## Task
Among the entries below, determine how many lines contain the word "literals" and state only that figure.

## Dataset
============================================================
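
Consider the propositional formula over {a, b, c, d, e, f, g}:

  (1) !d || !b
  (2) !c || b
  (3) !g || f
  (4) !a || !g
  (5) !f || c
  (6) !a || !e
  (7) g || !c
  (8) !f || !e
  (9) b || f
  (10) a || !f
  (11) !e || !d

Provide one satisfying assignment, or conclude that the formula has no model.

Suppose d = false.
Suppose c = false.
From the singleton clause (!f), f = false.
From the singleton clause (!g), g = false.
From the singleton clause (b), b = true.
Suppose a = false.
Every clause is now satisfied; e is unconstrained.

a=false, b=true, c=false, d=false, e=true, f=false, g=false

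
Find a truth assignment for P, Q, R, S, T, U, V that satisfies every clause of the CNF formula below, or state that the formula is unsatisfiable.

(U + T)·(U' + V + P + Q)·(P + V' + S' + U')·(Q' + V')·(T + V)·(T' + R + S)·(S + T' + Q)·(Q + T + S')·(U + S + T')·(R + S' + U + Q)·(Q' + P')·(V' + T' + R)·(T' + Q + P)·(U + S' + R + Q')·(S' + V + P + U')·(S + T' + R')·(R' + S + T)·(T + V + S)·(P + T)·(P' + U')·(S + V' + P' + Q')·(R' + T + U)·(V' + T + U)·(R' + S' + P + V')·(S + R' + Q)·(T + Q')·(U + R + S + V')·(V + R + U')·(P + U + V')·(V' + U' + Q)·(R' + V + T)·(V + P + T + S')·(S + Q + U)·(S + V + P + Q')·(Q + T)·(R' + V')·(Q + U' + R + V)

P: 1, Q: 0, R: 1, S: 1, T: 1, U: 0, V: 0

Case U = 0:
Unit clause (T) forces T = 1.
Unit clause (S) forces S = 1.
Case Q = 0:
Unit clause (R) forces R = 1.
Unit clause (P) forces P = 1.
Unit clause (V') forces V = 0.
Every clause now holds.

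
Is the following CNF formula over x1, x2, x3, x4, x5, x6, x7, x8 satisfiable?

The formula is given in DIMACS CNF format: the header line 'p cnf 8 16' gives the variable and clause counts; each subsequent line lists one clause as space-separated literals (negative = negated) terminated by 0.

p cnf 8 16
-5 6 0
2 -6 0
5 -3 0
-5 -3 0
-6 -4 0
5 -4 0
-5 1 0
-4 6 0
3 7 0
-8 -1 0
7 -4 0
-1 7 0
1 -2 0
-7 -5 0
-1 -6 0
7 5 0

Case x5 = False:
The clause (¬x3) is unit, so x3 = False.
The clause (¬x4) is unit, so x4 = False.
The clause (x7) is unit, so x7 = True.
Case x2 = False:
The clause (¬x6) is unit, so x6 = False.
Case x8 = True:
The clause (¬x1) is unit, so x1 = False.
This assignment satisfies each clause.
A satisfying assignment: x1=False,  x2=False,  x3=False,  x4=False,  x5=False,  x6=False,  x7=True,  x8=True.

Yes, satisfiable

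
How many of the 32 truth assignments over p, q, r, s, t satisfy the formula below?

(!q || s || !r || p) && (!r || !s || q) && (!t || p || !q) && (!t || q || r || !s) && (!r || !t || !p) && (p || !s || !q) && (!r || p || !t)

15

There are 2^5 = 32 truth assignments over (p, q, r, s, t).
Split on q. With q = true, the clauses containing q are satisfied and !q drops from the rest; 7 of the 2^4 = 16 assignments to the other variables satisfy what remains.
With q = false, by the same count on the reduced clause set, 8 assignments work.
(One model: p=F, q=F, r=F, s=F, t=F.)
Total: 7 + 8 = 15.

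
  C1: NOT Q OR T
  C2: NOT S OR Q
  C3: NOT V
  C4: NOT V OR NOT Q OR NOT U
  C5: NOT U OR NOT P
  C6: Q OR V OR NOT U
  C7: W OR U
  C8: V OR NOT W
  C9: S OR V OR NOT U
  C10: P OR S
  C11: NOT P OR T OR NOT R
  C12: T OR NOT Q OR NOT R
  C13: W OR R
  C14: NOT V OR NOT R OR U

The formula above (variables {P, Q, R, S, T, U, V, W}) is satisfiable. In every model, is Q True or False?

Suppose Q = false.
Unit clause (NOT S) forces S = false.
Unit clause (NOT V) forces V = false.
Unit clause (NOT U) forces U = false.
Unit clause (W) forces W = true.
That conflicts with the unit clause (NOT W).
So every satisfying assignment has Q = True.

True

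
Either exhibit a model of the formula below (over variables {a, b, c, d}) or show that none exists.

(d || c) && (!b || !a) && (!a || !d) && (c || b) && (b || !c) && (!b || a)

UNSATISFIABLE

Branch on d: set d = true.
From the singleton clause (!a), a = false.
From the singleton clause (!b), b = false.
From the singleton clause (c), c = true.
That conflicts with the unit clause (!c).
Undo d and try d = false.
From the singleton clause (c), c = true.
From the singleton clause (b), b = true.
From the singleton clause (!a), a = false.
That conflicts with the unit clause (a).
Either choice for d ends in contradiction.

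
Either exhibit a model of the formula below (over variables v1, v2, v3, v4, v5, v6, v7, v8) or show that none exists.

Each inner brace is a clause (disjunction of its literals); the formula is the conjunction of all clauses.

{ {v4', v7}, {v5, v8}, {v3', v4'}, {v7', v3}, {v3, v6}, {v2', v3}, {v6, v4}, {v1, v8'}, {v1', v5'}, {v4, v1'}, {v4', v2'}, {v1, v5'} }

Case v4 = 0:
(v6) alone gives v6 = 1.
(v1') alone gives v1 = 0.
(v8') alone gives v8 = 0.
(v5) alone gives v5 = 1.
That conflicts with the unit clause (v5').
Backtrack on v4: now try v4 = 1.
(v7) alone gives v7 = 1.
(v3') alone gives v3 = 0.
That conflicts with the unit clause (v3).
Neither v4 = 1 nor v4 = 0 works.

UNSATISFIABLE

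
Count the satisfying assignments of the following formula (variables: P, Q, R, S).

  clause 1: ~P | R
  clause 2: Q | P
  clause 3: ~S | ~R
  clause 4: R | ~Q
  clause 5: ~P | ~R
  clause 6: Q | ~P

There are 2^4 = 16 truth assignments over (P, Q, R, S).
Check each against the 6 clauses (columns in the order P, Q, R, S):
  F F F F  ✗ fails (Q | P)
  F F F T  ✗ fails (Q | P)
  F F T F  ✗ fails (Q | P)
  F F T T  ✗ fails (Q | P)
  F T F F  ✗ fails (R | ~Q)
  F T F T  ✗ fails (R | ~Q)
  F T T F  ✓ satisfies all
  F T T T  ✗ fails (~S | ~R)
  T F F F  ✗ fails (~P | R)
  T F F T  ✗ fails (~P | R)
  T F T F  ✗ fails (~P | ~R)
  T F T T  ✗ fails (~S | ~R)
  T T F F  ✗ fails (~P | R)
  T T F T  ✗ fails (~P | R)
  T T T F  ✗ fails (~P | ~R)
  T T T T  ✗ fails (~S | ~R)
1 of the 16 rows is a model.

1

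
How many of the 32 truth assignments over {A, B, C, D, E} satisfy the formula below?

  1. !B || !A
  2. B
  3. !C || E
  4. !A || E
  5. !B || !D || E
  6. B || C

5

There are 2^5 = 32 truth assignments over (A, B, C, D, E).
Split on C. With C = true, the clauses containing C are satisfied and !C drops from the rest; 2 of the 2^4 = 16 assignments to the other variables satisfy what remains.
With C = false, by the same count on the reduced clause set, 3 assignments work.
(One model: A=F, B=T, C=F, D=F, E=F.)
Total: 2 + 3 = 5.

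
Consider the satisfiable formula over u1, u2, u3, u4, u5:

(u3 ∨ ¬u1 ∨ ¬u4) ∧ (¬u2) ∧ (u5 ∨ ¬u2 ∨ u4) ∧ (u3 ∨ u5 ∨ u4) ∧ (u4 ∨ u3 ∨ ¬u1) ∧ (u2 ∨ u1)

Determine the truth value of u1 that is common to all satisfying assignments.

Suppose u1 = False.
From the singleton clause (¬u2), u2 = False.
Now (u2) is unsatisfied and unit — conflict.
So every satisfying assignment has u1 = True.

True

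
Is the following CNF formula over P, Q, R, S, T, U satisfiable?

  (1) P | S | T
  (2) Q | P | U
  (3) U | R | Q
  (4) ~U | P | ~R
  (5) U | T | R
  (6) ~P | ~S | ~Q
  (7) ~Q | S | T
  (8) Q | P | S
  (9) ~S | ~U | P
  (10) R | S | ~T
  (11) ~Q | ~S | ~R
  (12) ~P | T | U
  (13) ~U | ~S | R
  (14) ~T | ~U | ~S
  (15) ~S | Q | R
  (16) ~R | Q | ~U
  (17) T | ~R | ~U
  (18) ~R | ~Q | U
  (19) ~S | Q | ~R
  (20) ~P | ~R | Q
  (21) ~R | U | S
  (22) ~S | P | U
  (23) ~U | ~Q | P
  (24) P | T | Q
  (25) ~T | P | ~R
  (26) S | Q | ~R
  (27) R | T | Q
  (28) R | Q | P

Satisfiable

Suppose P = 1.
Suppose S = 0.
Suppose Q = 1.
(T) alone gives T = 1.
(R) alone gives R = 1.
(U) alone gives U = 1.
This assignment satisfies each clause.
A satisfying assignment: P: 1,  Q: 1,  R: 1,  S: 0,  T: 1,  U: 1.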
============================================================
## Written answer
2